[Collected data]
━━━━━━
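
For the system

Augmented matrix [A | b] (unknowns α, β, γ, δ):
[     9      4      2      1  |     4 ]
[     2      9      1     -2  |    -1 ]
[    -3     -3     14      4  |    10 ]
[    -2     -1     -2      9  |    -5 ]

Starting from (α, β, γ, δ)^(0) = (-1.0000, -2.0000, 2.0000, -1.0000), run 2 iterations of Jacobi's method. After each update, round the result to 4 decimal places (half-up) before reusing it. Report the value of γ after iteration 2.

Iteration 1:
  α = (4 - (4)·-2.0000 - (2)·2.0000 - (1)·-1.0000) / (9) = 1.0000
  β = (-1 - (2)·-1.0000 - (1)·2.0000 - (-2)·-1.0000) / (9) = -0.3333
  γ = (10 - (-3)·-1.0000 - (-3)·-2.0000 - (4)·-1.0000) / (14) = 0.3571
  δ = (-5 - (-2)·-1.0000 - (-1)·-2.0000 - (-2)·2.0000) / (9) = -0.5556
Iteration 2:
  α = (4 - (4)·-0.3333 - (2)·0.3571 - (1)·-0.5556) / (9) = 0.5750
  β = (-1 - (2)·1.0000 - (1)·0.3571 - (-2)·-0.5556) / (9) = -0.4965
  γ = (10 - (-3)·1.0000 - (-3)·-0.3333 - (4)·-0.5556) / (14) = 1.0159
  δ = (-5 - (-2)·1.0000 - (-1)·-0.3333 - (-2)·0.3571) / (9) = -0.2910

1.0159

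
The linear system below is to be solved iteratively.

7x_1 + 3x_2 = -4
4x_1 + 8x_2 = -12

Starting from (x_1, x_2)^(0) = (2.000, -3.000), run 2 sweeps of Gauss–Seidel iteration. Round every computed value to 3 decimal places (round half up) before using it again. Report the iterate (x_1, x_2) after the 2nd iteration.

(0.224, -1.612)

Iteration 1:
  x_1 = (-4 - (3)·-3.000) / (7) = 0.714
  x_2 = (-12 - (4)·0.714) / (8) = -1.857
Iteration 2:
  x_1 = (-4 - (3)·-1.857) / (7) = 0.224
  x_2 = (-12 - (4)·0.224) / (8) = -1.612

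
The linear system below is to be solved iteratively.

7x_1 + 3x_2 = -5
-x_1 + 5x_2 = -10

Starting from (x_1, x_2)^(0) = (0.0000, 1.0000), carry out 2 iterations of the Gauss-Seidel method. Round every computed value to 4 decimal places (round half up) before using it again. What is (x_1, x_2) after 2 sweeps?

Iteration 1:
  x_1 = (-5 - (3)·1.0000) / (7) = -1.1429
  x_2 = (-10 - (-1)·-1.1429) / (5) = -2.2286
Iteration 2:
  x_1 = (-5 - (3)·-2.2286) / (7) = 0.2408
  x_2 = (-10 - (-1)·0.2408) / (5) = -1.9518

(0.2408, -1.9518)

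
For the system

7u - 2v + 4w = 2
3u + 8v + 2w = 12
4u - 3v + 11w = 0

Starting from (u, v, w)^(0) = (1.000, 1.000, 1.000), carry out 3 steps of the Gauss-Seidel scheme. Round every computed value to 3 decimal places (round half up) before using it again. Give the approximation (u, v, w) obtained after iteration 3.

Iteration 1:
  u = (2 - (-2)·1.000 - (4)·1.000) / (7) = 0.000
  v = (12 - (3)·0.000 - (2)·1.000) / (8) = 1.250
  w = (0 - (4)·0.000 - (-3)·1.250) / (11) = 0.341
Iteration 2:
  u = (2 - (-2)·1.250 - (4)·0.341) / (7) = 0.448
  v = (12 - (3)·0.448 - (2)·0.341) / (8) = 1.247
  w = (0 - (4)·0.448 - (-3)·1.247) / (11) = 0.177
Iteration 3:
  u = (2 - (-2)·1.247 - (4)·0.177) / (7) = 0.541
  v = (12 - (3)·0.541 - (2)·0.177) / (8) = 1.253
  w = (0 - (4)·0.541 - (-3)·1.253) / (11) = 0.145

(0.541, 1.253, 0.145)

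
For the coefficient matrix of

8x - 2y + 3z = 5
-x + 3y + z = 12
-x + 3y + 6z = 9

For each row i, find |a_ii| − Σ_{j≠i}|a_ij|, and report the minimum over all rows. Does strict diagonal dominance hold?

row 1: |8| − (2+3) = 3
row 2: |3| − (1+1) = 1
row 3: |6| − (1+3) = 2
minimum over rows = 1 → strictly diagonally dominant (convergence guaranteed)

1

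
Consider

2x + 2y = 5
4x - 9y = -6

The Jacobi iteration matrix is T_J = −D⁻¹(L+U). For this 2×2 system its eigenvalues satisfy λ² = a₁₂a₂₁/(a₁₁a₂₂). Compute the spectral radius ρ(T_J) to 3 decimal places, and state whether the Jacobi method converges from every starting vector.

a₁₂a₂₁/(a₁₁a₂₂) = (2)·(4) / ((2)·(-9)) = -0.444444
ρ = √|-0.444444| = √0.444444 = 0.667
ρ < 1, so Jacobi converges

0.667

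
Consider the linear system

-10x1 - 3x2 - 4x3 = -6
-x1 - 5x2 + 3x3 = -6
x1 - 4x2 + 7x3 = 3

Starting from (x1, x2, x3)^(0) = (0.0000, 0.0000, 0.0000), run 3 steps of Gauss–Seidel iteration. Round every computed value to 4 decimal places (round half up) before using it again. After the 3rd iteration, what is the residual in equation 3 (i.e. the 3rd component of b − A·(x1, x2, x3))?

Iteration 1:
  x1 = (-6 - (-3)·0.0000 - (-4)·0.0000) / (-10) = 0.6000
  x2 = (-6 - (-1)·0.6000 - (3)·0.0000) / (-5) = 1.0800
  x3 = (3 - (1)·0.6000 - (-4)·1.0800) / (7) = 0.9600
Iteration 2:
  x1 = (-6 - (-3)·1.0800 - (-4)·0.9600) / (-10) = -0.1080
  x2 = (-6 - (-1)·-0.1080 - (3)·0.9600) / (-5) = 1.7976
  x3 = (3 - (1)·-0.1080 - (-4)·1.7976) / (7) = 1.4712
Iteration 3:
  x1 = (-6 - (-3)·1.7976 - (-4)·1.4712) / (-10) = -0.5278
  x2 = (-6 - (-1)·-0.5278 - (3)·1.4712) / (-5) = 2.1883
  x3 = (3 - (1)·-0.5278 - (-4)·2.1883) / (7) = 1.7544
Residual b − A·x = (2.3045, -0.8495, 0.0002)

0.0002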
━━━━━━
**EXERCISE DETAILS:**
For each line of the entries that includes "Consider", show that line.

**TASK OUTPUT:**
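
Consider
Consider the linear system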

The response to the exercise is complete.